─── Supplied records ───
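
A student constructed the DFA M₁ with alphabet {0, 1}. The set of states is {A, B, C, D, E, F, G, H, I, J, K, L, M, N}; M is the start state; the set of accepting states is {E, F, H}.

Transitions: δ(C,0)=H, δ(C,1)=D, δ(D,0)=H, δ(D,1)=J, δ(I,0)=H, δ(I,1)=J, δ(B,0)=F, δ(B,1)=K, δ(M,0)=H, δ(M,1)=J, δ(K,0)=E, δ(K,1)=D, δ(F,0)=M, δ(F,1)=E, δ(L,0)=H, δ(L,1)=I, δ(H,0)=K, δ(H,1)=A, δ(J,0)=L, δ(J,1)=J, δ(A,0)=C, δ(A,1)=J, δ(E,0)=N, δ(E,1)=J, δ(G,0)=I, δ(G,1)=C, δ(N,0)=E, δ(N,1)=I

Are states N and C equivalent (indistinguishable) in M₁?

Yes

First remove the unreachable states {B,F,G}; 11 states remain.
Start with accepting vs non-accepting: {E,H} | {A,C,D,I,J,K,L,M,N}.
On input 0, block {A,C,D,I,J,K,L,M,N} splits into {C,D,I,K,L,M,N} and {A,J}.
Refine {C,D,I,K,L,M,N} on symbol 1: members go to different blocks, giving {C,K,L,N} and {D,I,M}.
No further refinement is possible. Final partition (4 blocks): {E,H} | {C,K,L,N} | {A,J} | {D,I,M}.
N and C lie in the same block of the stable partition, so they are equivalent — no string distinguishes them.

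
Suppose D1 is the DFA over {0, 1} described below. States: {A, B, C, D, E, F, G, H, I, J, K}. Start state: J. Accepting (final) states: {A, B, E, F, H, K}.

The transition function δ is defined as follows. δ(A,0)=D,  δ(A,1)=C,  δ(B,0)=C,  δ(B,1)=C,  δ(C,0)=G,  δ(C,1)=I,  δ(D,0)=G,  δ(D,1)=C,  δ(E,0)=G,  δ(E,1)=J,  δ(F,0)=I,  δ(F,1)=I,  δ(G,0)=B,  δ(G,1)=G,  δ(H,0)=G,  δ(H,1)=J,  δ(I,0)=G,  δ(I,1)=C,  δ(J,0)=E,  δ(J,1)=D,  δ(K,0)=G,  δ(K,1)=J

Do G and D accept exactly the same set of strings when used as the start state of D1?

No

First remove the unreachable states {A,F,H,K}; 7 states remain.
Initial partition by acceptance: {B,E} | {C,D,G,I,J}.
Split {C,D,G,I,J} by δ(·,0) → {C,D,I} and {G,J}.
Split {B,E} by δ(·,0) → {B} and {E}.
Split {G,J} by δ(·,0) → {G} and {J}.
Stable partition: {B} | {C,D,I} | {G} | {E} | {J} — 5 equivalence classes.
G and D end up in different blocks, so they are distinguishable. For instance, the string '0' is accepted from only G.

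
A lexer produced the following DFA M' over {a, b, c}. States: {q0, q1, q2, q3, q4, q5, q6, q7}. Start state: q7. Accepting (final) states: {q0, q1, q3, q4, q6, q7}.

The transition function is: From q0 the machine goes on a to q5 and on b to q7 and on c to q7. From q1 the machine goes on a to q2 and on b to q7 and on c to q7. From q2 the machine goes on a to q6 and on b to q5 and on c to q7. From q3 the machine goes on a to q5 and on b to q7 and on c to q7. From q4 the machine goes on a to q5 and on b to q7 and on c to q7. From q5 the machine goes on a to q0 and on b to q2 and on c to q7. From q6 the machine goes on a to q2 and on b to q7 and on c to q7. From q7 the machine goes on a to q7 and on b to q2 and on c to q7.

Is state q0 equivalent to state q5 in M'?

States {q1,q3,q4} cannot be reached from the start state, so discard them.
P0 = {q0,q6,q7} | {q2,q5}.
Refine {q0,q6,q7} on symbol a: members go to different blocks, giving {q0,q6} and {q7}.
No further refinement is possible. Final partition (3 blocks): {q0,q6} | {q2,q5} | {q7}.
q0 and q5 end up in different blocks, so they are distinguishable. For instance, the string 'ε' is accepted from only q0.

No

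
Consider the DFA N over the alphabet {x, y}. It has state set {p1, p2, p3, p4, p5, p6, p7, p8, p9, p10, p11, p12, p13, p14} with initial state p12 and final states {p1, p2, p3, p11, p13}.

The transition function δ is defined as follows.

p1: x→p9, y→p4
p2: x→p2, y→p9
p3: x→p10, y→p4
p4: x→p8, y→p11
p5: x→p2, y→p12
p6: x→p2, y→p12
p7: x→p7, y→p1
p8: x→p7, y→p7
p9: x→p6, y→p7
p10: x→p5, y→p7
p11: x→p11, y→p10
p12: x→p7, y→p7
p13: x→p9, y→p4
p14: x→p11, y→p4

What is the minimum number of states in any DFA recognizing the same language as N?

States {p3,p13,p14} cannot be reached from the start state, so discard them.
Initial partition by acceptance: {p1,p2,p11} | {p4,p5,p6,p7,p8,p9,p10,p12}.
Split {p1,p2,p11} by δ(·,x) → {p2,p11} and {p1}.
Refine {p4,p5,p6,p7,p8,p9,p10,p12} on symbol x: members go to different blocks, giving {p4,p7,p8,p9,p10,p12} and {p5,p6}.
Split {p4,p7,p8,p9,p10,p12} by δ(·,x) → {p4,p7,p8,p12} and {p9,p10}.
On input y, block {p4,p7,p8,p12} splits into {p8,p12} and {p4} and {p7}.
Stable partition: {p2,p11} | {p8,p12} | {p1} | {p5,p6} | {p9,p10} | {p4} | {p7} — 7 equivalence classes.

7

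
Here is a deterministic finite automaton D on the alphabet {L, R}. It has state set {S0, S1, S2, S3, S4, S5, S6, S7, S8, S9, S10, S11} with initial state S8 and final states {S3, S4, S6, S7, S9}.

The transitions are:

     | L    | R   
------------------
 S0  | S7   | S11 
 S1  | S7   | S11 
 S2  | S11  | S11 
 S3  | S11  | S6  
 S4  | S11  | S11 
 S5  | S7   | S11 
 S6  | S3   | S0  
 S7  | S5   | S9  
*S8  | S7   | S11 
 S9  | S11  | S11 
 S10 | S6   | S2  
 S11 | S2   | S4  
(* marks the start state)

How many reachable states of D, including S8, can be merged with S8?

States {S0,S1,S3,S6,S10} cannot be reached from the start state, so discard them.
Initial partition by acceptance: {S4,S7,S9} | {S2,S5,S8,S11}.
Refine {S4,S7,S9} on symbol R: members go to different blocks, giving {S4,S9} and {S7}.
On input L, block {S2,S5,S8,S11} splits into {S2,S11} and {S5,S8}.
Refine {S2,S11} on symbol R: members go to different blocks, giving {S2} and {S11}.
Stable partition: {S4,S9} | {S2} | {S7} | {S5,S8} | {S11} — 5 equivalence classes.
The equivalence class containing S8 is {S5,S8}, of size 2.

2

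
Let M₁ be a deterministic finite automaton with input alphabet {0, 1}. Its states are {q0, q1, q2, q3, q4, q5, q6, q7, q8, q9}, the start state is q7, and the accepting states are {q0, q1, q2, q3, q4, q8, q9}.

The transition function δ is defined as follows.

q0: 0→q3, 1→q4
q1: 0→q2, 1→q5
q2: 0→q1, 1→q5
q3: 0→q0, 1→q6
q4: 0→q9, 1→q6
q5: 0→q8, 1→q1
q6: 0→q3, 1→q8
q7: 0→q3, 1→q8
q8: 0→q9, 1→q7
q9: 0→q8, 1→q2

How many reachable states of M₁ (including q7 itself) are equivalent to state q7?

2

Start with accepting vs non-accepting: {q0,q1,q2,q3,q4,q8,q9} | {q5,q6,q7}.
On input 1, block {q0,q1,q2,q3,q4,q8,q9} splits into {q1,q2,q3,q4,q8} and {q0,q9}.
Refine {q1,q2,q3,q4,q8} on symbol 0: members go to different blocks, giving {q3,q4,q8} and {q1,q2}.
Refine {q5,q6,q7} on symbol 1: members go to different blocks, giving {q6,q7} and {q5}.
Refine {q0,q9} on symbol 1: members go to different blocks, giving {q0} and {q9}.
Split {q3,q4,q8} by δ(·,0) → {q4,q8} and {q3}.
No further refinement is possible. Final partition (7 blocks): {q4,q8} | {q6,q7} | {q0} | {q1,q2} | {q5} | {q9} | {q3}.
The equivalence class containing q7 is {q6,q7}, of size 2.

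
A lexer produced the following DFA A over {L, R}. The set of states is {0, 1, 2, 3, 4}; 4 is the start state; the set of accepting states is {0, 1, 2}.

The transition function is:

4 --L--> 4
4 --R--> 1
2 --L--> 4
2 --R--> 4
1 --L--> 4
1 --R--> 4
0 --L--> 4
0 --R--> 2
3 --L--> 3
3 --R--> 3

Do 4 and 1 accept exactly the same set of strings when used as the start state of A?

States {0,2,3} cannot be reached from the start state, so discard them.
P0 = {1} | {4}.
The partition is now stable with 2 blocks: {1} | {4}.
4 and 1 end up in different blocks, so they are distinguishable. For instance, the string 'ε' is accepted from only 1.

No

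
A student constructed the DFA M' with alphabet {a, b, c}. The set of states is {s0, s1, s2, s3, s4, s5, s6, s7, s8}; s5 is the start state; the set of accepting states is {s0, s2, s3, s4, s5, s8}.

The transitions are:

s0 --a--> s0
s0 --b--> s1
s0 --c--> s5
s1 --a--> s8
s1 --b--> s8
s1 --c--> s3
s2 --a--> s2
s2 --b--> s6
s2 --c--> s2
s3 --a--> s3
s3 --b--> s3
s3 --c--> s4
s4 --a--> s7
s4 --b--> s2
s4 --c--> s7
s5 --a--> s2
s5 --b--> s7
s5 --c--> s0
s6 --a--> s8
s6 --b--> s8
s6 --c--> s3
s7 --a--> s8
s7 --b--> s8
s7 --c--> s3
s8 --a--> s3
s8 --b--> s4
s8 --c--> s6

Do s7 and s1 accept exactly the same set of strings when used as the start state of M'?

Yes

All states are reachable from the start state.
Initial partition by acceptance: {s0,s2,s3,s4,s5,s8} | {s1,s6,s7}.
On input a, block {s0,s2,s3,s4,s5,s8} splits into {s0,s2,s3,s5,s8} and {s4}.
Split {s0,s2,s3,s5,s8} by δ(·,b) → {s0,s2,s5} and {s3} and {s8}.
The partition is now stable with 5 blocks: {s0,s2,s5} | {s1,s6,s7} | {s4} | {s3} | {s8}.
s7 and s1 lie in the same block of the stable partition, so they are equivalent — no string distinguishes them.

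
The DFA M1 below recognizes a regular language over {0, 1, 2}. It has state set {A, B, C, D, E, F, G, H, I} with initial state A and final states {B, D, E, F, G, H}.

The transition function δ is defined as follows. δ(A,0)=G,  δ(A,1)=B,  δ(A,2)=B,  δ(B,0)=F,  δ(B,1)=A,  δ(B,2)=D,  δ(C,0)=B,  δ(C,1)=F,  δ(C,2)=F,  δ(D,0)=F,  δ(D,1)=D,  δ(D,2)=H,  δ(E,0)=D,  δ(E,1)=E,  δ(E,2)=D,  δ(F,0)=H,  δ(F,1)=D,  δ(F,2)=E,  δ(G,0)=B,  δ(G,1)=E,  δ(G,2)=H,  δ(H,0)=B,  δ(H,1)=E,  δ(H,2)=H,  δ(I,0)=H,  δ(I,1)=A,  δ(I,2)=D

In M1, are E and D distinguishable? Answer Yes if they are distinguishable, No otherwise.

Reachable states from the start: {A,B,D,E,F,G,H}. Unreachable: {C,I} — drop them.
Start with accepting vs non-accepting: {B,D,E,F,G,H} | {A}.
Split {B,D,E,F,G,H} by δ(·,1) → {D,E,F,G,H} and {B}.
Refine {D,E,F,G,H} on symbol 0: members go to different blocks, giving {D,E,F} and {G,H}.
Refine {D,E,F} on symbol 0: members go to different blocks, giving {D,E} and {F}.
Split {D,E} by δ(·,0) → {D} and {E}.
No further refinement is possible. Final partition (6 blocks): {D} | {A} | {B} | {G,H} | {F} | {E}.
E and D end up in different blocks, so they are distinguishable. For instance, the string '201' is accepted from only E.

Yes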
───
─── Supplied records ───
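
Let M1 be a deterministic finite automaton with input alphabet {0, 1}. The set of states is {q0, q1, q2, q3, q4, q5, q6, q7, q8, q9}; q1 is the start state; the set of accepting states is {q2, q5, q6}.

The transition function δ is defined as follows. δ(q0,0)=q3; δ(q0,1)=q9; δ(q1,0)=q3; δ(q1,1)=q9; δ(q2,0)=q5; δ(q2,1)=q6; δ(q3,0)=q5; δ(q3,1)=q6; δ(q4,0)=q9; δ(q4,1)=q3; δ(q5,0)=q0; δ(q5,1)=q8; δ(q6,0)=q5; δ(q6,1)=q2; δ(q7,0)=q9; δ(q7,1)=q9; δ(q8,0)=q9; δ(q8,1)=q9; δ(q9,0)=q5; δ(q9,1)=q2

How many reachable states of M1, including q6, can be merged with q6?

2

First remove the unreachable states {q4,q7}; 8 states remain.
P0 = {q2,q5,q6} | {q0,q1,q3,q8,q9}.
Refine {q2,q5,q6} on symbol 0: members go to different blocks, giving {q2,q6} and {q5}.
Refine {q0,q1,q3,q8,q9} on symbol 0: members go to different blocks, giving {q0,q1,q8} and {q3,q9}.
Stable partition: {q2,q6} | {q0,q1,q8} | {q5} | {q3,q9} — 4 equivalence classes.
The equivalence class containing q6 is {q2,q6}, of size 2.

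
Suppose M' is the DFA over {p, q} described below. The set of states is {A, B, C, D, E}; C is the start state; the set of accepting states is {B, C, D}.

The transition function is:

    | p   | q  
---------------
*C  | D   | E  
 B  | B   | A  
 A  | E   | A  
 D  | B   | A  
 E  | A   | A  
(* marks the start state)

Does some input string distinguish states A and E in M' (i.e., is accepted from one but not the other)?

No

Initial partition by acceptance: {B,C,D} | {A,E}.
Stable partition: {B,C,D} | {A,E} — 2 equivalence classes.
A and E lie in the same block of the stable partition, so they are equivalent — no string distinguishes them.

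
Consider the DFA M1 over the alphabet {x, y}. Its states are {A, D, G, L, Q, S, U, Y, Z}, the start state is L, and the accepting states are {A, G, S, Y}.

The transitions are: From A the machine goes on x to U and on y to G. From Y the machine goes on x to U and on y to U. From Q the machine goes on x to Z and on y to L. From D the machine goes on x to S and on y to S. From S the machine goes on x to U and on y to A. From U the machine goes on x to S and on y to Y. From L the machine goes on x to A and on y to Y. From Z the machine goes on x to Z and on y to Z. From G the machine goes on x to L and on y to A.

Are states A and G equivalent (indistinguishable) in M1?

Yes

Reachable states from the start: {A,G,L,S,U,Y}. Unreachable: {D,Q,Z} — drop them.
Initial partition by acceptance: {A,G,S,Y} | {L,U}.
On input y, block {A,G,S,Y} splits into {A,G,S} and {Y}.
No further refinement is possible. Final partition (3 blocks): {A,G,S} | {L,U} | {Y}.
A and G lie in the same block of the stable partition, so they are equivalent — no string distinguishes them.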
───
─── Supplied records ───
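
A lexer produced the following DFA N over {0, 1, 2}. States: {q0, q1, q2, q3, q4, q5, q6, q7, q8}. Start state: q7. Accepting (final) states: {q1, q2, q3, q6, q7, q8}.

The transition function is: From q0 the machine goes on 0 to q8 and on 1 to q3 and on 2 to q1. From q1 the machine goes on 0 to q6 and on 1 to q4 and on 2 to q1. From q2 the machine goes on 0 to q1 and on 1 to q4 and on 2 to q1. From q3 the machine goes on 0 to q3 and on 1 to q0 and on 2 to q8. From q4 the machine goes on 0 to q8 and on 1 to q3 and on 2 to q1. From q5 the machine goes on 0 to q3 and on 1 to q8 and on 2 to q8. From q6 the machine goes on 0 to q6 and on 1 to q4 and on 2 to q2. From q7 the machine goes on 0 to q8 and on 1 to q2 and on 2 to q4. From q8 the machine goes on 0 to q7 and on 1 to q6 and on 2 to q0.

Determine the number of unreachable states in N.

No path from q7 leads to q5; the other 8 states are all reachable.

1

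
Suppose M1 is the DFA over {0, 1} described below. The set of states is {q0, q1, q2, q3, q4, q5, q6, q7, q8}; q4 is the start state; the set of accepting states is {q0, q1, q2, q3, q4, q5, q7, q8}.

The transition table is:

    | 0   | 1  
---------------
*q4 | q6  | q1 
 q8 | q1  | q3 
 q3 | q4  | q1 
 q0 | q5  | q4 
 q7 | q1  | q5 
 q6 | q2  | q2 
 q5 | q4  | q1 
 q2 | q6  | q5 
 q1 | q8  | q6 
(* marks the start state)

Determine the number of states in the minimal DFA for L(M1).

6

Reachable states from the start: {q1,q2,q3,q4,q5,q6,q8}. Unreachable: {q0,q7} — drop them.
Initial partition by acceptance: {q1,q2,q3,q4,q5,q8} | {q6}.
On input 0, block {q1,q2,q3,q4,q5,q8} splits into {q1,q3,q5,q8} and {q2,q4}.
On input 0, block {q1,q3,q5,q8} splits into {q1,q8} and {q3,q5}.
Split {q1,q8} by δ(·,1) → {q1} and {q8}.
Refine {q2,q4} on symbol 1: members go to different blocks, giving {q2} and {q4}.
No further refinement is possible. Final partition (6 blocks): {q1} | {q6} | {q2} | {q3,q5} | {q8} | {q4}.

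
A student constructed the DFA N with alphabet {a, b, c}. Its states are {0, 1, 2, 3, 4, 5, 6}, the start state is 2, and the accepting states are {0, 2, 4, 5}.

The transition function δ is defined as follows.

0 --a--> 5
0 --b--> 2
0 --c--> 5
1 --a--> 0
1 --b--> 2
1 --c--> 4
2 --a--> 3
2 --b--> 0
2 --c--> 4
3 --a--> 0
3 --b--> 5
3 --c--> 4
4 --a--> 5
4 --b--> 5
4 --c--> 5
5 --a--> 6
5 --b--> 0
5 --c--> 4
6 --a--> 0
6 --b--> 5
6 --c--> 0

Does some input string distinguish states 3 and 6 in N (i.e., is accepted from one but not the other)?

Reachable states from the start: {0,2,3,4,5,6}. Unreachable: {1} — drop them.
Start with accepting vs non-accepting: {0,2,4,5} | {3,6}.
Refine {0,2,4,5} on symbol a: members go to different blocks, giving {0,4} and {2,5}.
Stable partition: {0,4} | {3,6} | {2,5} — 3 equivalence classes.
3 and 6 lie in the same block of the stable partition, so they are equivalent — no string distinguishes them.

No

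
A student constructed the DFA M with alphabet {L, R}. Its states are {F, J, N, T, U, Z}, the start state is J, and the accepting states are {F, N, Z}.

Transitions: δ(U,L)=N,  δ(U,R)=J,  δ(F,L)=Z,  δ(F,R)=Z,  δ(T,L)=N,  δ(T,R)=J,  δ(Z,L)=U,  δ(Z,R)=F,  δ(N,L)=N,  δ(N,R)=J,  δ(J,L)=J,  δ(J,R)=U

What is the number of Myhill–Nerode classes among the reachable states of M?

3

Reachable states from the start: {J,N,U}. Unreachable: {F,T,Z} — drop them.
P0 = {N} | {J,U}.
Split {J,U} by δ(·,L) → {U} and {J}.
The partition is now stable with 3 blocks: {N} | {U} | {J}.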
───
Please give an exact copy of the entries above, from the line with "Do 4 and 1 accept" down to the line with "s3 --b--> s3", inclusive, and nothing else.

_Answer area_.
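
Do 4 and 1 accept exactly the same set of strings when used as the start state of A?

States {0,2,3} cannot be reached from the start state, so discard them.
P0 = {1} | {4}.
The partition is now stable with 2 blocks: {1} | {4}.
4 and 1 end up in different blocks, so they are distinguishable. For instance, the string 'ε' is accepted from only 1.

No

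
A student constructed the DFA M' with alphabet {a, b, c}. The set of states is {s0, s1, s2, s3, s4, s5, s6, s7, s8}; s5 is the start state; the set of accepting states is {s0, s2, s3, s4, s5, s8}.

The transitions are:

s0 --a--> s0
s0 --b--> s1
s0 --c--> s5
s1 --a--> s8
s1 --b--> s8
s1 --c--> s3
s2 --a--> s2
s2 --b--> s6
s2 --c--> s2
s3 --a--> s3
s3 --b--> s3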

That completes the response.